## TASK TO CARRY OUT
Copy the lines below verbatim. Begin with the first and end with the line containing "H0 state(init=6) —".

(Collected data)
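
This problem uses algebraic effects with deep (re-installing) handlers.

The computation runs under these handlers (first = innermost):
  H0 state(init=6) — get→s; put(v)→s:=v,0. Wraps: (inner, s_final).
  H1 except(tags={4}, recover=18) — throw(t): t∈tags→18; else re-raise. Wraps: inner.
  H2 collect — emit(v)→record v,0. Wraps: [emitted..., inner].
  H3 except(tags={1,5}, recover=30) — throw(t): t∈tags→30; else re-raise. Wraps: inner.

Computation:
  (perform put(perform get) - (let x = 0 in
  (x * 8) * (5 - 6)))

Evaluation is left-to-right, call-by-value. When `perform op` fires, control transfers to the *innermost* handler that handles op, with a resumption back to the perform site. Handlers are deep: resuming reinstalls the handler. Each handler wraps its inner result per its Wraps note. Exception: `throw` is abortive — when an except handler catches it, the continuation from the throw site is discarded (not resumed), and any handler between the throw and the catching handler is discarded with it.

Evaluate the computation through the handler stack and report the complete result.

Answer: [(0, 6)]

Step-by-step:
get @ H0 ⇒ 6
put(6) @ H0 ⇒ s:=6
H0 returns (0, 6)
H1 returns (0, 6)
H2 returns [(0, 6)]
H3 returns [(0, 6)]
= [(0, 6)]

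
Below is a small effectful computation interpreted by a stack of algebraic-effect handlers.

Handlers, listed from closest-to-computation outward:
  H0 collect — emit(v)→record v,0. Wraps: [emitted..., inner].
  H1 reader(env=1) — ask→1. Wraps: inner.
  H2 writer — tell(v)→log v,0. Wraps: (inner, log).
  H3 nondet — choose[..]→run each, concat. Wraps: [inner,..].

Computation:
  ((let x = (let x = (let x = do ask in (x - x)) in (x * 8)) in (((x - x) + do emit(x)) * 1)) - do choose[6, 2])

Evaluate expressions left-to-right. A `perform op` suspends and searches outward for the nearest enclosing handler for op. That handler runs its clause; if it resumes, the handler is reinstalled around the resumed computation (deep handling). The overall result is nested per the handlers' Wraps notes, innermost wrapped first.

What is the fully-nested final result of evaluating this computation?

Answer: [([0, -6], ()), ([0, -2], ())]

Step-by-step:
ask @ H1 ⇒ 1
emit(0) @ H0 ⇒ out+=0
choose[6, 2] @ H3
  branch[0] choose=6:
    H0 returns [0, -6]
    H1 returns [0, -6]
    H2 returns ([0, -6], ())
    H3 returns [([0, -6], ())]
  branch[1] choose=2:
    H0 returns [0, -2]
    H1 returns [0, -2]
    H2 returns ([0, -2], ())
    H3 returns [([0, -2], ())]
= [([0, -6], ()), ([0, -2], ())]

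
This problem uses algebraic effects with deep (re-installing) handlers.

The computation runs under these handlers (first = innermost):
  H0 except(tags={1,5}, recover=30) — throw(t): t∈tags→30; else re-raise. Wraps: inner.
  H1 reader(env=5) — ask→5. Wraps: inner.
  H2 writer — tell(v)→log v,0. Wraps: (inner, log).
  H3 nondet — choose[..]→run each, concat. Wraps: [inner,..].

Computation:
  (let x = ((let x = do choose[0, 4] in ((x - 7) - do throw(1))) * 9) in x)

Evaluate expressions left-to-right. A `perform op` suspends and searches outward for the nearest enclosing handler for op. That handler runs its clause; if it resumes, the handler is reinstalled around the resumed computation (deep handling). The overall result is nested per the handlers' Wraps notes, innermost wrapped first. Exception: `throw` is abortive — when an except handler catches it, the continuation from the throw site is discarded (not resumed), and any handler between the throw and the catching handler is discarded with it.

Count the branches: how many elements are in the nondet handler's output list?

Answer: 2

Step-by-step:
choose[0, 4] @ H3
  branch[0] choose=0:
    throw(1) @ H0 caught ⇒ 30
    H1 returns 30
    H2 returns (30, ())
    H3 returns [(30, ())]
  branch[1] choose=4:
    throw(1) @ H0 caught ⇒ 30
    H1 returns 30
    H2 returns (30, ())
    H3 returns [(30, ())]
= [(30, ()), (30, ())]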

## ANSWER SPACE
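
This problem uses algebraic effects with deep (re-installing) handlers.

The computation runs under these handlers (first = innermost):
  H0 state(init=6) — get→s; put(v)→s:=v,0. Wraps: (inner, s_final).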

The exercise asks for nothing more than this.